Saved data entries
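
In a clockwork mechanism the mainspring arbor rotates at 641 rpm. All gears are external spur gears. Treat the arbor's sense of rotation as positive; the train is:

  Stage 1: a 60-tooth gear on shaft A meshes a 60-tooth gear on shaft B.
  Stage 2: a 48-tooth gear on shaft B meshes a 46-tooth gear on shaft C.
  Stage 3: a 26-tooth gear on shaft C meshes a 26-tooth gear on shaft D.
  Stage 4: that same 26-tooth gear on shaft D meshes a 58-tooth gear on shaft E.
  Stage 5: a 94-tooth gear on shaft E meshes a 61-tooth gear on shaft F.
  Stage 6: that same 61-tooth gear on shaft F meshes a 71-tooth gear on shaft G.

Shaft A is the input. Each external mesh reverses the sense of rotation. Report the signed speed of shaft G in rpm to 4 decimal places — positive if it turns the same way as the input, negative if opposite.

Stage 1 [60T→60T]: ω = 641.0000×60/60 = 641.0000 rpm, dir flips to −; running = −641.0000
Stage 2 [48T→46T]: ω = 641.0000×48/46 = 668.8696 rpm, dir flips to +; running = +668.8696
Stage 3 [26T→26T]: ω = 668.8696×26/26 = 668.8696 rpm, dir flips to −; running = −668.8696
Stage 4 [26T→58T]: ω = 668.8696×26/58 = 299.8381 rpm, dir flips to +; running = +299.8381
Stage 5 [94T→61T]: ω = 299.8381×94/61 = 462.0456 rpm, dir flips to −; running = −462.0456
Stage 6 [61T→71T]: ω = 462.0456×61/71 = 396.9687 rpm, dir flips to +; running = +396.9687

+396.9687 rpm (same as input, |ω| = 396.9687 rpm)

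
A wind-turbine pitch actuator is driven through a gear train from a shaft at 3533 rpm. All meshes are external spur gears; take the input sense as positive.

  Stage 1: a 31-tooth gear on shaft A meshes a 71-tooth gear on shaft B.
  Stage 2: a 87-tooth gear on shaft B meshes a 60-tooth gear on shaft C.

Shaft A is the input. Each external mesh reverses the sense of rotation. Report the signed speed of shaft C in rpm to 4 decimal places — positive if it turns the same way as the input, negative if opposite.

Stage 1 [31T→71T]: ω = 3533.0000×31/71 = 1542.5775 rpm, dir flips to −; running = −1542.5775
Stage 2 [87T→60T]: ω = 1542.5775×87/60 = 2236.7373 rpm, dir flips to +; running = +2236.7373

+2236.7373 rpm (same as input, |ω| = 2236.7373 rpm)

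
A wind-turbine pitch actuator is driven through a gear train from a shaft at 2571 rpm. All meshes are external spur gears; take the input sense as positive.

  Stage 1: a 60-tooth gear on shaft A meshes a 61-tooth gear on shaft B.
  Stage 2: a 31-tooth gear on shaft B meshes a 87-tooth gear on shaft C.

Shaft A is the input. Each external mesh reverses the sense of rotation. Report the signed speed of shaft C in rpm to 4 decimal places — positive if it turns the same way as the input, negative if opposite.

+901.0854 rpm (same as input, |ω| = 901.0854 rpm)

Stage 1 [60T→61T]: ω = 2571.0000×60/61 = 2528.8525 rpm, dir flips to −; running = −2528.8525
Stage 2 [31T→87T]: ω = 2528.8525×31/87 = 901.0854 rpm, dir flips to +; running = +901.0854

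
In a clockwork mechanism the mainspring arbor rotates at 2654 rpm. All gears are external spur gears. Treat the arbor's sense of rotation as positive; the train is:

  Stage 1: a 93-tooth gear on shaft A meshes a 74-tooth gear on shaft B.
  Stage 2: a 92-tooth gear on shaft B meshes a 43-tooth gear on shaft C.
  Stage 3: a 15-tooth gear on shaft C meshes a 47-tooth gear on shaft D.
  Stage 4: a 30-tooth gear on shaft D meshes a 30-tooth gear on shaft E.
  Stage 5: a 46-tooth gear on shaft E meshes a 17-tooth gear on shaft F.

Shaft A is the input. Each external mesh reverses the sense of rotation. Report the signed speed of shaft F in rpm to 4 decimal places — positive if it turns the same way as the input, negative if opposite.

-6162.7398 rpm (opposite to input, |ω| = 6162.7398 rpm)

Stage 1 [93T→74T]: ω = 2654.0000×93/74 = 3335.4324 rpm, dir flips to −; running = −3335.4324
Stage 2 [92T→43T]: ω = 3335.4324×92/43 = 7136.2740 rpm, dir flips to +; running = +7136.2740
Stage 3 [15T→47T]: ω = 7136.2740×15/47 = 2277.5343 rpm, dir flips to −; running = −2277.5343
Stage 4 [30T→30T]: ω = 2277.5343×30/30 = 2277.5343 rpm, dir flips to +; running = +2277.5343
Stage 5 [46T→17T]: ω = 2277.5343×46/17 = 6162.7398 rpm, dir flips to −; running = −6162.7398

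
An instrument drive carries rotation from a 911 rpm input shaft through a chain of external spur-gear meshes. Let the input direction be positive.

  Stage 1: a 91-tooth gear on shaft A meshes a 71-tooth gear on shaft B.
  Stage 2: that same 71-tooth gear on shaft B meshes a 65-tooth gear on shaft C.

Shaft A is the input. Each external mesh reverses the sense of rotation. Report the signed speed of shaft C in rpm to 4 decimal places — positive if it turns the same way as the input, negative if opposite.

+1275.4000 rpm (same as input, |ω| = 1275.4000 rpm)

Stage 1 [91T→71T]: ω = 911.0000×91/71 = 1167.6197 rpm, dir flips to −; running = −1167.6197
Stage 2 [71T→65T]: ω = 1167.6197×71/65 = 1275.4000 rpm, dir flips to +; running = +1275.4000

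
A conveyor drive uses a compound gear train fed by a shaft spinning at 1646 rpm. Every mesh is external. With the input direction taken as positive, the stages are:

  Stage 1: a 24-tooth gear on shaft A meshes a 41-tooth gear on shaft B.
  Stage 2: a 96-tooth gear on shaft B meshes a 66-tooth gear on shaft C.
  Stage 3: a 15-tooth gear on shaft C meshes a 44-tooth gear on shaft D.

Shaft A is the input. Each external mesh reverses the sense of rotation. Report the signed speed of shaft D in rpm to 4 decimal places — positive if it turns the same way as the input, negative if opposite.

-477.7746 rpm (opposite to input, |ω| = 477.7746 rpm)

Stage 1 [24T→41T]: ω = 1646.0000×24/41 = 963.5122 rpm, dir flips to −; running = −963.5122
Stage 2 [96T→66T]: ω = 963.5122×96/66 = 1401.4723 rpm, dir flips to +; running = +1401.4723
Stage 3 [15T→44T]: ω = 1401.4723×15/44 = 477.7746 rpm, dir flips to −; running = −477.7746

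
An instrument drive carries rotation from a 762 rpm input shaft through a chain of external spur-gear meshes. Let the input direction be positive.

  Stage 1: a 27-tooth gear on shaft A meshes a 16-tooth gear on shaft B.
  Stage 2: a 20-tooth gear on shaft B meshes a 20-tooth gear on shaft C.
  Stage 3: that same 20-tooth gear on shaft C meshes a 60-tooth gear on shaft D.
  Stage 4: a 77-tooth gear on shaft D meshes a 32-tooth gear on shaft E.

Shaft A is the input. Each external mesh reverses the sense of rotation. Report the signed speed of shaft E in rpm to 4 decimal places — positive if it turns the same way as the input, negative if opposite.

+1031.3789 rpm (same as input, |ω| = 1031.3789 rpm)

Stage 1 [27T→16T]: ω = 762.0000×27/16 = 1285.8750 rpm, dir flips to −; running = −1285.8750
Stage 2 [20T→20T]: ω = 1285.8750×20/20 = 1285.8750 rpm, dir flips to +; running = +1285.8750
Stage 3 [20T→60T]: ω = 1285.8750×20/60 = 428.6250 rpm, dir flips to −; running = −428.6250
Stage 4 [77T→32T]: ω = 428.6250×77/32 = 1031.3789 rpm, dir flips to +; running = +1031.3789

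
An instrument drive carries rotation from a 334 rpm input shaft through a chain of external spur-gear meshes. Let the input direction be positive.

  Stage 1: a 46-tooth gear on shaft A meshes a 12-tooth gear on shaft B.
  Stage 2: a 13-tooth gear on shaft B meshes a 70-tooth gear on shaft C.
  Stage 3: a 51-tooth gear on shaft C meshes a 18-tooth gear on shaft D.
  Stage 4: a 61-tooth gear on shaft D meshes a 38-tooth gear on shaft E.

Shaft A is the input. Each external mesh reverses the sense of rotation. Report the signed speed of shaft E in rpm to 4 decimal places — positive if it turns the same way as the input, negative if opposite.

Stage 1 [46T→12T]: ω = 334.0000×46/12 = 1280.3333 rpm, dir flips to −; running = −1280.3333
Stage 2 [13T→70T]: ω = 1280.3333×13/70 = 237.7762 rpm, dir flips to +; running = +237.7762
Stage 3 [51T→18T]: ω = 237.7762×51/18 = 673.6992 rpm, dir flips to −; running = −673.6992
Stage 4 [61T→38T]: ω = 673.6992×61/38 = 1081.4645 rpm, dir flips to +; running = +1081.4645

+1081.4645 rpm (same as input, |ω| = 1081.4645 rpm)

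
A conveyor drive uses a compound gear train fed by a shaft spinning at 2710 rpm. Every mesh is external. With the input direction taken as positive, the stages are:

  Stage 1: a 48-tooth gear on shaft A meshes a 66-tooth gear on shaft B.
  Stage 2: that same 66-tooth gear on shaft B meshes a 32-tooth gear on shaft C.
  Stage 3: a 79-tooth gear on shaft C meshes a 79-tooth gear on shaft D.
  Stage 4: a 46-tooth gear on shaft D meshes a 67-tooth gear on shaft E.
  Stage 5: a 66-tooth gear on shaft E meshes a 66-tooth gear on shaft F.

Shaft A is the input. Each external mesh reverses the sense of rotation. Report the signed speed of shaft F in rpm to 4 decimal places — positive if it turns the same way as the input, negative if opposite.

Stage 1 [48T→66T]: ω = 2710.0000×48/66 = 1970.9091 rpm, dir flips to −; running = −1970.9091
Stage 2 [66T→32T]: ω = 1970.9091×66/32 = 4065.0000 rpm, dir flips to +; running = +4065.0000
Stage 3 [79T→79T]: ω = 4065.0000×79/79 = 4065.0000 rpm, dir flips to −; running = −4065.0000
Stage 4 [46T→67T]: ω = 4065.0000×46/67 = 2790.8955 rpm, dir flips to +; running = +2790.8955
Stage 5 [66T→66T]: ω = 2790.8955×66/66 = 2790.8955 rpm, dir flips to −; running = −2790.8955

-2790.8955 rpm (opposite to input, |ω| = 2790.8955 rpm)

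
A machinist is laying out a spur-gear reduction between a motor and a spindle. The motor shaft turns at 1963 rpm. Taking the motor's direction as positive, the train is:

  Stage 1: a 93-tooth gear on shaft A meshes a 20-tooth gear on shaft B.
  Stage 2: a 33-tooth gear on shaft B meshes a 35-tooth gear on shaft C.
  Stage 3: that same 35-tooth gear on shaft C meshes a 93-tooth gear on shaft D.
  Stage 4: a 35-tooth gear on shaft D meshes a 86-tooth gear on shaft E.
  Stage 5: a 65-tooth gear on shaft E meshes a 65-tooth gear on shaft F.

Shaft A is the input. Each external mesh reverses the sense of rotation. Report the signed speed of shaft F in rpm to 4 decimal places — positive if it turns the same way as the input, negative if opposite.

-1318.1773 rpm (opposite to input, |ω| = 1318.1773 rpm)

Stage 1 [93T→20T]: ω = 1963.0000×93/20 = 9127.9500 rpm, dir flips to −; running = −9127.9500
Stage 2 [33T→35T]: ω = 9127.9500×33/35 = 8606.3529 rpm, dir flips to +; running = +8606.3529
Stage 3 [35T→93T]: ω = 8606.3529×35/93 = 3238.9500 rpm, dir flips to −; running = −3238.9500
Stage 4 [35T→86T]: ω = 3238.9500×35/86 = 1318.1773 rpm, dir flips to +; running = +1318.1773
Stage 5 [65T→65T]: ω = 1318.1773×65/65 = 1318.1773 rpm, dir flips to −; running = −1318.1773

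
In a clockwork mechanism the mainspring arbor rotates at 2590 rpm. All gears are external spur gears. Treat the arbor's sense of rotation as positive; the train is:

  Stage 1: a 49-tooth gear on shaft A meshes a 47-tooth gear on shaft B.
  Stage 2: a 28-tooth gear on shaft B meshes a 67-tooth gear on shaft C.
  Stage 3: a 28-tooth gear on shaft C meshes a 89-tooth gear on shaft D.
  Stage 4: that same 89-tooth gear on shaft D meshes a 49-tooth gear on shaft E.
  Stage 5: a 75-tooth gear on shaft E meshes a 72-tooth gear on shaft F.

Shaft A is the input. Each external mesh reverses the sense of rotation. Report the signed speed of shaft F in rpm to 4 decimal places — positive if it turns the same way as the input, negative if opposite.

Stage 1 [49T→47T]: ω = 2590.0000×49/47 = 2700.2128 rpm, dir flips to −; running = −2700.2128
Stage 2 [28T→67T]: ω = 2700.2128×28/67 = 1128.4471 rpm, dir flips to +; running = +1128.4471
Stage 3 [28T→89T]: ω = 1128.4471×28/89 = 355.0171 rpm, dir flips to −; running = −355.0171
Stage 4 [89T→49T]: ω = 355.0171×89/49 = 644.8269 rpm, dir flips to +; running = +644.8269
Stage 5 [75T→72T]: ω = 644.8269×75/72 = 671.6947 rpm, dir flips to −; running = −671.6947

-671.6947 rpm (opposite to input, |ω| = 671.6947 rpm)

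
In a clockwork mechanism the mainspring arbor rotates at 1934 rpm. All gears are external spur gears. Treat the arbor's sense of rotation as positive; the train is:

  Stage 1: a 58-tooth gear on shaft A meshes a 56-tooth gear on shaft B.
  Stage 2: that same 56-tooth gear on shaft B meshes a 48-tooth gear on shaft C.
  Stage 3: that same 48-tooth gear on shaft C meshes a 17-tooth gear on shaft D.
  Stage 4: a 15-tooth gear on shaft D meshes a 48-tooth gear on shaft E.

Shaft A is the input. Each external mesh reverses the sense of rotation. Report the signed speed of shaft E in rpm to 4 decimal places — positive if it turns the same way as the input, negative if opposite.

Stage 1 [58T→56T]: ω = 1934.0000×58/56 = 2003.0714 rpm, dir flips to −; running = −2003.0714
Stage 2 [56T→48T]: ω = 2003.0714×56/48 = 2336.9167 rpm, dir flips to +; running = +2336.9167
Stage 3 [48T→17T]: ω = 2336.9167×48/17 = 6598.3529 rpm, dir flips to −; running = −6598.3529
Stage 4 [15T→48T]: ω = 6598.3529×15/48 = 2061.9853 rpm, dir flips to +; running = +2061.9853

+2061.9853 rpm (same as input, |ω| = 2061.9853 rpm)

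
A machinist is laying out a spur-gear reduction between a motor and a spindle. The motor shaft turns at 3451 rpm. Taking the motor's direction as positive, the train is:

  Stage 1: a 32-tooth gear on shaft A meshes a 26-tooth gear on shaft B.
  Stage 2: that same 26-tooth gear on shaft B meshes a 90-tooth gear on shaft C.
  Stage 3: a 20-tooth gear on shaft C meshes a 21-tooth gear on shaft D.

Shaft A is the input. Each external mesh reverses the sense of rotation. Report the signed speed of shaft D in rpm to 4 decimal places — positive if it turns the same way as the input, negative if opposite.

Stage 1 [32T→26T]: ω = 3451.0000×32/26 = 4247.3846 rpm, dir flips to −; running = −4247.3846
Stage 2 [26T→90T]: ω = 4247.3846×26/90 = 1227.0222 rpm, dir flips to +; running = +1227.0222
Stage 3 [20T→21T]: ω = 1227.0222×20/21 = 1168.5926 rpm, dir flips to −; running = −1168.5926

-1168.5926 rpm (opposite to input, |ω| = 1168.5926 rpm)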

» **Exercise brief**:
Find the lines above that contain the string "mainspring" and answer with how many there are, nothing else.

» **Solution for this task**:
4